● **Assigned task**: When every entry has been read, print each one back exactly.

● **Stored data**:
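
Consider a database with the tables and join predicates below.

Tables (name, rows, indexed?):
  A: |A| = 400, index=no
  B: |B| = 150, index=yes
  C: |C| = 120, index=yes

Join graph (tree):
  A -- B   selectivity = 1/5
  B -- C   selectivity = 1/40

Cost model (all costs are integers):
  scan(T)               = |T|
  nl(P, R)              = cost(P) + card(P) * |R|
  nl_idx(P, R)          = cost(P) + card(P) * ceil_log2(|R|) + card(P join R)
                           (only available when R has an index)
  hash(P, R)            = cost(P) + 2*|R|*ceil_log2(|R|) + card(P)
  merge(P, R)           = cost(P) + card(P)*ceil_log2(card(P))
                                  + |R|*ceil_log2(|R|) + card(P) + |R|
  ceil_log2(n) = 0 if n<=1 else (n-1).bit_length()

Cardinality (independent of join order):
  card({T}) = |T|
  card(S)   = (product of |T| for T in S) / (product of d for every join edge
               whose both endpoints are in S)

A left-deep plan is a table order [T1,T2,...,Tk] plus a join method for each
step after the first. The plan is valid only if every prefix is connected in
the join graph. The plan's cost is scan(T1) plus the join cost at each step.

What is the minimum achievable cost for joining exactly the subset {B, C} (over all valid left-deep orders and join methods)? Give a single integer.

Selinger DP over subsets of {B,C}:
  {B}: scan cost=150, card=150
  {C}: scan cost=120, card=120
  {BC}: card=450; try (B,nl_idx)→1530, (C,nl_idx)→1650, (C,hash)→1980, (B,merge)→2430, (C,merge)→2460, (B,hash)→2640 …(+2); best=1530 via (B,nl_idx)

1530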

● **Solution for this exercise**:
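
Consider a database with the tables and join predicates below.

Tables (name, rows, indexed?):
  A: |A| = 400, index=no
  B: |B| = 150, index=yes
  C: |C| = 120, index=yes

Join graph (tree):
  A -- B   selectivity = 1/5
  B -- C   selectivity = 1/40

Cost model (all costs are integers):
  scan(T)               = |T|
  nl(P, R)              = cost(P) + card(P) * |R|
  nl_idx(P, R)          = cost(P) + card(P) * ceil_log2(|R|) + card(P join R)
                           (only available when R has an index)
  hash(P, R)            = cost(P) + 2*|R|*ceil_log2(|R|) + card(P)
  merge(P, R)           = cost(P) + card(P)*ceil_log2(card(P))
                                  + |R|*ceil_log2(|R|) + card(P) + |R|
  ceil_log2(n) = 0 if n<=1 else (n-1).bit_length()

Cardinality (independent of join order):
  card({T}) = |T|
  card(S)   = (product of |T| for T in S) / (product of d for every join edge
               whose both endpoints are in S)

A left-deep plan is a table order [T1,T2,...,Tk] plus a join method for each
step after the first. The plan is valid only if every prefix is connected in
the join graph. The plan's cost is scan(T1) plus the join cost at each step.

What is the minimum achievable cost for joining exactly the subset {B, C} (over all valid left-deep orders and join methods)? Give a single integer.

Selinger DP over subsets of {B,C}:
  {B}: scan cost=150, card=150
  {C}: scan cost=120, card=120
  {BC}: card=450; try (B,nl_idx)→1530, (C,nl_idx)→1650, (C,hash)→1980, (B,merge)→2430, (C,merge)→2460, (B,hash)→2640 …(+2); best=1530 via (B,nl_idx)

1530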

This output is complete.